Would you retype the records below exactly as they appear?

■ Dataset records:
──────────
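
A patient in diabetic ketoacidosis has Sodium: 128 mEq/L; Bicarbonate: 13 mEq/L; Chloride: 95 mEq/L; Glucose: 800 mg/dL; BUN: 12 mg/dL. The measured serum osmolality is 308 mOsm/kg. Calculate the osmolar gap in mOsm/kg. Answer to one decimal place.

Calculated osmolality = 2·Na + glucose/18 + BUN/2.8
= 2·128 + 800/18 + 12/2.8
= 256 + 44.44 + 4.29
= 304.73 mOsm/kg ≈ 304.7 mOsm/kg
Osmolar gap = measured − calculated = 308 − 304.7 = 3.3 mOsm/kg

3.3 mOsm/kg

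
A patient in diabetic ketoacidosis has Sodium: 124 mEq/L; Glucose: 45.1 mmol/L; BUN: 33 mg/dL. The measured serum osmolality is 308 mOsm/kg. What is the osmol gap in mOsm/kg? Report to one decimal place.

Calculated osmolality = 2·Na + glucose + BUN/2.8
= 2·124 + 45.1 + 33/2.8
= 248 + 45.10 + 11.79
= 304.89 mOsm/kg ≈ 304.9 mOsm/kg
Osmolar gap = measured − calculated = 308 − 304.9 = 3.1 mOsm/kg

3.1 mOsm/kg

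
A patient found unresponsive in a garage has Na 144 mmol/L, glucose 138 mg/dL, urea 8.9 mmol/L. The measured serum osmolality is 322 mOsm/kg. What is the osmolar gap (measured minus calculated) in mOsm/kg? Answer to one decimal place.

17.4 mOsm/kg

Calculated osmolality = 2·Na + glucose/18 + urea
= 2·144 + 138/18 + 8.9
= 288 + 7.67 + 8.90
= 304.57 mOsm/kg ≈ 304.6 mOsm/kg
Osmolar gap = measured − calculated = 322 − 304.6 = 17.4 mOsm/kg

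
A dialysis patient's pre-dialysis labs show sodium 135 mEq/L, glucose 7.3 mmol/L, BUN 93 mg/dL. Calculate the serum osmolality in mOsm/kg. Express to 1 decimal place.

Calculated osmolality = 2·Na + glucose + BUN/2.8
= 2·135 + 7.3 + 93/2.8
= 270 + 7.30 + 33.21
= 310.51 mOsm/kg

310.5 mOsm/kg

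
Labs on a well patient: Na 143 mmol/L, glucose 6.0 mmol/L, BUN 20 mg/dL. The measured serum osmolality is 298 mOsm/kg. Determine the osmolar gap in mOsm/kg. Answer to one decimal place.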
──────────
■ FINAL ANSWER:
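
A patient in diabetic ketoacidosis has Sodium: 128 mEq/L; Bicarbonate: 13 mEq/L; Chloride: 95 mEq/L; Glucose: 800 mg/dL; BUN: 12 mg/dL. The measured serum osmolality is 308 mOsm/kg. Calculate the osmolar gap in mOsm/kg. Answer to one decimal place.

Calculated osmolality = 2·Na + glucose/18 + BUN/2.8
= 2·128 + 800/18 + 12/2.8
= 256 + 44.44 + 4.29
= 304.73 mOsm/kg ≈ 304.7 mOsm/kg
Osmolar gap = measured − calculated = 308 − 304.7 = 3.3 mOsm/kg

3.3 mOsm/kg

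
A patient in diabetic ketoacidosis has Sodium: 124 mEq/L; Glucose: 45.1 mmol/L; BUN: 33 mg/dL. The measured serum osmolality is 308 mOsm/kg. What is the osmol gap in mOsm/kg? Report to one decimal place.

Calculated osmolality = 2·Na + glucose + BUN/2.8
= 2·124 + 45.1 + 33/2.8
= 248 + 45.10 + 11.79
= 304.89 mOsm/kg ≈ 304.9 mOsm/kg
Osmolar gap = measured − calculated = 308 − 304.9 = 3.1 mOsm/kg

3.1 mOsm/kg

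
A patient found unresponsive in a garage has Na 144 mmol/L, glucose 138 mg/dL, urea 8.9 mmol/L. The measured serum osmolality is 322 mOsm/kg. What is the osmolar gap (measured minus calculated) in mOsm/kg? Answer to one decimal place.

17.4 mOsm/kg

Calculated osmolality = 2·Na + glucose/18 + urea
= 2·144 + 138/18 + 8.9
= 288 + 7.67 + 8.90
= 304.57 mOsm/kg ≈ 304.6 mOsm/kg
Osmolar gap = measured − calculated = 322 − 304.6 = 17.4 mOsm/kg

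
A dialysis patient's pre-dialysis labs show sodium 135 mEq/L, glucose 7.3 mmol/L, BUN 93 mg/dL. Calculate the serum osmolality in mOsm/kg. Express to 1 decimal place.

Calculated osmolality = 2·Na + glucose + BUN/2.8
= 2·135 + 7.3 + 93/2.8
= 270 + 7.30 + 33.21
= 310.51 mOsm/kg

310.5 mOsm/kg

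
Labs on a well patient: Na 143 mmol/L, glucose 6.0 mmol/L, BUN 20 mg/dL. The measured serum osmolality is 298 mOsm/kg. Determine the osmolar gap in mOsm/kg. Answer to one decimal place.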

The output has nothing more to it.